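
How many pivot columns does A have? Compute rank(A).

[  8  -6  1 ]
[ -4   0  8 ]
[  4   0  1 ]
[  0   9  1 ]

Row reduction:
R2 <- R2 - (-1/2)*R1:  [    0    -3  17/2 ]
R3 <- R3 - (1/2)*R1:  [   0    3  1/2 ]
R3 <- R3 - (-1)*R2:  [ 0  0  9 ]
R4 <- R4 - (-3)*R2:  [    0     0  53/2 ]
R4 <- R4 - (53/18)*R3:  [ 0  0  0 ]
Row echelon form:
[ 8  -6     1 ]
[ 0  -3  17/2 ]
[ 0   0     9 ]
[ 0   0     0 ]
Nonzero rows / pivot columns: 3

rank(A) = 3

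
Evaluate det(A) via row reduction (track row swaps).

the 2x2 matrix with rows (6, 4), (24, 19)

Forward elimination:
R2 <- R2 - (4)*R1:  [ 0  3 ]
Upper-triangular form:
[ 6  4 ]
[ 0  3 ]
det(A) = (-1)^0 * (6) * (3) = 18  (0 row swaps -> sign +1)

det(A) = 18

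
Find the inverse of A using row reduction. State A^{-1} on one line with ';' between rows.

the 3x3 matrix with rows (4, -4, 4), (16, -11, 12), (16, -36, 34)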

==

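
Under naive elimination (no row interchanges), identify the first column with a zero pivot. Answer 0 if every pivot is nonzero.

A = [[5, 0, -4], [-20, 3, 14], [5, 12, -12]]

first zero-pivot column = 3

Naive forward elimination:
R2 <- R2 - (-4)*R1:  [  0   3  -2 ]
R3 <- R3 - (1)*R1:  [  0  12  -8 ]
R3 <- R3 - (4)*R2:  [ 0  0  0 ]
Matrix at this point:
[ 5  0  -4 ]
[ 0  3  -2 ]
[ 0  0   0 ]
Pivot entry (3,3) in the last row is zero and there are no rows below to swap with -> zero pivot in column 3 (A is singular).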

(Brief) In the data above, start at the line that has "Evaluate det(A) via", stop after the line that has "the 3x3 matrix", and print every line in between exactly as it stands.

(Output)
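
Evaluate det(A) via row reduction (track row swaps).

the 2x2 matrix with rows (6, 4), (24, 19)

Forward elimination:
R2 <- R2 - (4)*R1:  [ 0  3 ]
Upper-triangular form:
[ 6  4 ]
[ 0  3 ]
det(A) = (-1)^0 * (6) * (3) = 18  (0 row swaps -> sign +1)

det(A) = 18

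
Find the inverse of A using row reduction. State A^{-1} on one line with ';' between rows.

the 3x3 matrix with rows (4, -4, 4), (16, -11, 12), (16, -36, 34)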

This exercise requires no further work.